Prompt. Report how many lines in the material hold the word "executing". No other content is required.

START Dataset records

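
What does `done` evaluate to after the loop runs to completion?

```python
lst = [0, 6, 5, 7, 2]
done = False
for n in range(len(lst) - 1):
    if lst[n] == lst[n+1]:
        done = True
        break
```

Let's trace through this code step by step.

Initialize: lst = [0, 6, 5, 7, 2]
Initialize: done = False
Entering loop: for n in range(len(lst) - 1):
After iteration 1: n = 0, done = False
After iteration 2: n = 1, done = False
After iteration 3: n = 2, done = False
After iteration 4: n = 3, done = False
Loop ends.

Final answer: False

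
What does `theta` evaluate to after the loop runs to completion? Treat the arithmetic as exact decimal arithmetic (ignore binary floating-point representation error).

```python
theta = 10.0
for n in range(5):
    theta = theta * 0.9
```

Let's trace through this code step by step.

Initialize: theta = 10.0
Entering loop: for n in range(5):
After iteration 1: n = 0, theta = 9.0
After iteration 2: n = 1, theta = 8.1
After iteration 3: n = 2, theta = 7.29
After iteration 4: n = 3, theta = 6.561
After iteration 5: n = 4, theta = 5.9049
Loop ends.

Final answer: 5.9049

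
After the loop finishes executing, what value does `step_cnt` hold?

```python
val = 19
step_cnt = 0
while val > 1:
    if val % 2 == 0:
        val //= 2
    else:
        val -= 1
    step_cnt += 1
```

Let's trace through this code step by step.

Initialize: val = 19
Initialize: step_cnt = 0
Entering loop: while val > 1:
After iteration 1: val = 18, step_cnt = 1
After iteration 2: val = 9, step_cnt = 2
After iteration 3: val = 8, step_cnt = 3
After iteration 4: val = 4, step_cnt = 4
After iteration 5: val = 2, step_cnt = 5
After iteration 6: val = 1, step_cnt = 6
Loop ends.

Final answer: 6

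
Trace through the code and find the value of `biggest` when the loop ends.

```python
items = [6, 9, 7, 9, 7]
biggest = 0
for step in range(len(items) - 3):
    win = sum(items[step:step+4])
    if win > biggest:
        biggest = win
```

Let's trace through this code step by step.

Initialize: items = [6, 9, 7, 9, 7]
Initialize: biggest = 0
Entering loop: for step in range(len(items) - 3):
After iteration 1: step = 0, biggest = 31, win = 31
After iteration 2: step = 1, biggest = 32, win = 32
Loop ends.

Final answer: 32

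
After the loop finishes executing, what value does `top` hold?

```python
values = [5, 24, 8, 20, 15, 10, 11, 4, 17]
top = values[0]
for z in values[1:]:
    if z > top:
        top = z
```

Let's trace through this code step by step.

Initialize: values = [5, 24, 8, 20, 15, 10, 11, 4, 17]
Initialize: top = 5
Entering loop: for z in values[1:]:
After iteration 1: z = 24, top = 24
After iteration 2: z = 8, top = 24
After iteration 3: z = 20, top = 24
After iteration 4: z = 15, top = 24
After iteration 5: z = 10, top = 24
After iteration 6: z = 11, top = 24
After iteration 7: z = 4, top = 24
After iteration 8: z = 17, top = 24
Loop ends.

Final answer: 24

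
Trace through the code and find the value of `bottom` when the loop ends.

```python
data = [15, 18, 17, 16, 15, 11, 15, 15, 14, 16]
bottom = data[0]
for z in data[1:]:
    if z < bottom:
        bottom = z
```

Let's trace through this code step by step.

Initialize: data = [15, 18, 17, 16, 15, 11, 15, 15, 14, 16]
Initialize: bottom = 15
Entering loop: for z in data[1:]:
After iteration 1: z = 18, bottom = 15
After iteration 2: z = 17, bottom = 15
After iteration 3: z = 16, bottom = 15
After iteration 4: z = 15, bottom = 15
After iteration 5: z = 11, bottom = 11
After iteration 6: z = 15, bottom = 11
After iteration 7: z = 15, bottom = 11
After iteration 8: z = 14, bottom = 11
After iteration 9: z = 16, bottom = 11
Loop ends.

Final answer: 11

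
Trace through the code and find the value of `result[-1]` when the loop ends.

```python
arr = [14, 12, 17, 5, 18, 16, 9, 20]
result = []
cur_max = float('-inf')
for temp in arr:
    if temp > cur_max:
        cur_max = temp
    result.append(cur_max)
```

Let's trace through this code step by step.

Initialize: arr = [14, 12, 17, 5, 18, 16, 9, 20]
Initialize: result = []
Initialize: cur_max = -inf
Entering loop: for temp in arr:
After iteration 1: temp = 14, result = [14], cur_max = 14
After iteration 2: temp = 12, result = [14, 14], cur_max = 14
After iteration 3: temp = 17, result = [14, 14, 17], cur_max = 17
After iteration 4: temp = 5, result = [14, 14, 17, 17], cur_max = 17
After iteration 5: temp = 18, result = [14, 14, 17, 17, 18], cur_max = 18
After iteration 6: temp = 16, result = [14, 14, 17, 17, 18, 18], cur_max = 18
After iteration 7: temp = 9, result = [14, 14, 17, 17, 18, 18, 18], cur_max = 18
After iteration 8: temp = 20, result = [14, 14, 17, 17, 18, 18, 18, 20], cur_max = 20
Loop ends.
result[-1] = 20

Final answer: 20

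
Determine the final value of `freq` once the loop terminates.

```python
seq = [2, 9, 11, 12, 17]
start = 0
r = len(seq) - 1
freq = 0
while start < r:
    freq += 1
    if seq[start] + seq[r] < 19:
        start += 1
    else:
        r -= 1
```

Let's trace through this code step by step.

Initialize: seq = [2, 9, 11, 12, 17]
Initialize: start = 0
Initialize: r = 4
Initialize: freq = 0
Entering loop: while start < r:
After iteration 1: start = 0, r = 3, freq = 1
After iteration 2: start = 1, r = 3, freq = 2
After iteration 3: start = 1, r = 2, freq = 3
After iteration 4: start = 1, r = 1, freq = 4
Loop ends.

Final answer: 4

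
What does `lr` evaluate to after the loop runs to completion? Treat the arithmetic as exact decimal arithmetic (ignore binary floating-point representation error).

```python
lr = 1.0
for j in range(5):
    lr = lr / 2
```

Let's trace through this code step by step.

Initialize: lr = 1.0
Entering loop: for j in range(5):
After iteration 1: j = 0, lr = 0.5
After iteration 2: j = 1, lr = 0.25
After iteration 3: j = 2, lr = 0.125
After iteration 4: j = 3, lr = 0.0625
After iteration 5: j = 4, lr = 0.03125
Loop ends.

Final answer: 0.03125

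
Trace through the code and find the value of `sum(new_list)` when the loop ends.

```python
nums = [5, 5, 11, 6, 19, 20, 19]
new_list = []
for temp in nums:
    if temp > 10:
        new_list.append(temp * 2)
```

Let's trace through this code step by step.

Initialize: nums = [5, 5, 11, 6, 19, 20, 19]
Initialize: new_list = []
Entering loop: for temp in nums:
After iteration 1: temp = 5, new_list = []
After iteration 2: temp = 5, new_list = []
After iteration 3: temp = 11, new_list = [22]
After iteration 4: temp = 6, new_list = [22]
After iteration 5: temp = 19, new_list = [22, 38]
After iteration 6: temp = 20, new_list = [22, 38, 40]
After iteration 7: temp = 19, new_list = [22, 38, 40, 38]
Loop ends.
sum(new_list) = 138

Final answer: 138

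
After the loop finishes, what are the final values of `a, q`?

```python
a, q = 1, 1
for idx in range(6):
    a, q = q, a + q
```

Let's trace through this code step by step.

Initialize: a = 1
Initialize: q = 1
Entering loop: for idx in range(6):
After iteration 1: idx = 0, a = 1, q = 2
After iteration 2: idx = 1, a = 2, q = 3
After iteration 3: idx = 2, a = 3, q = 5
After iteration 4: idx = 3, a = 5, q = 8
After iteration 5: idx = 4, a = 8, q = 13
After iteration 6: idx = 5, a = 13, q = 21
Loop ends.

Final answer: 13, 21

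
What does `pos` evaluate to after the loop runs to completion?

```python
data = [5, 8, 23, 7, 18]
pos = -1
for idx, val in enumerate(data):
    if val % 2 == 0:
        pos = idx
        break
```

Let's trace through this code step by step.

Initialize: data = [5, 8, 23, 7, 18]
Initialize: pos = -1
Entering loop: for idx, val in enumerate(data):
After iteration 1: idx = 0, val = 5, pos = -1
After iteration 2: idx = 1, val = 8, pos = 1
Loop ends.

Final answer: 1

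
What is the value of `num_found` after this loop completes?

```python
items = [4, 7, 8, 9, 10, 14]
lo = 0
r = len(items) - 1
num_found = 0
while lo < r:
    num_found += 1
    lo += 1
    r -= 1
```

Let's trace through this code step by step.

Initialize: items = [4, 7, 8, 9, 10, 14]
Initialize: lo = 0
Initialize: r = 5
Initialize: num_found = 0
Entering loop: while lo < r:
After iteration 1: lo = 1, r = 4, num_found = 1
After iteration 2: lo = 2, r = 3, num_found = 2
After iteration 3: lo = 3, r = 2, num_found = 3
Loop ends.

Final answer: 3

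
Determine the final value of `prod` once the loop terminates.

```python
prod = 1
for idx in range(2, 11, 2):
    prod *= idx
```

Let's trace through this code step by step.

Initialize: prod = 1
Entering loop: for idx in range(2, 11, 2):
After iteration 1: idx = 2, prod = 2
After iteration 2: idx = 4, prod = 8
After iteration 3: idx = 6, prod = 48
After iteration 4: idx = 8, prod = 384
After iteration 5: idx = 10, prod = 3840
Loop ends.

Final answer: 3840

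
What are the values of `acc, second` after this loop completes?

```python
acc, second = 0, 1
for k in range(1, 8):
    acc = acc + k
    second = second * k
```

Let's trace through this code step by step.

Initialize: acc = 0
Initialize: second = 1
Entering loop: for k in range(1, 8):
After iteration 1: k = 1, acc = 1, second = 1
After iteration 2: k = 2, acc = 3, second = 2
After iteration 3: k = 3, acc = 6, second = 6
After iteration 4: k = 4, acc = 10, second = 24
After iteration 5: k = 5, acc = 15, second = 120
After iteration 6: k = 6, acc = 21, second = 720
After iteration 7: k = 7, acc = 28, second = 5040
Loop ends.

Final answer: 28, 5040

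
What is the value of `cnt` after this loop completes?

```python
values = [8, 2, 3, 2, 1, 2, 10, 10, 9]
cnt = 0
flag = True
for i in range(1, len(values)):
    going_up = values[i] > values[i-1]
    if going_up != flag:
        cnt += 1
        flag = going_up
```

Let's trace through this code step by step.

Initialize: values = [8, 2, 3, 2, 1, 2, 10, 10, 9]
Initialize: cnt = 0
Initialize: flag = True
Entering loop: for i in range(1, len(values)):
After iteration 1: i = 1, cnt = 1, flag = False, going_up = False
After iteration 2: i = 2, cnt = 2, flag = True, going_up = True
After iteration 3: i = 3, cnt = 3, flag = False, going_up = False
After iteration 4: i = 4, cnt = 3, flag = False, going_up = False
After iteration 5: i = 5, cnt = 4, flag = True, going_up = True
After iteration 6: i = 6, cnt = 4, flag = True, going_up = True
After iteration 7: i = 7, cnt = 5, flag = False, going_up = False
After iteration 8: i = 8, cnt = 5, flag = False, going_up = False
Loop ends.

Final answer: 5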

END Dataset records

Problem solution. 2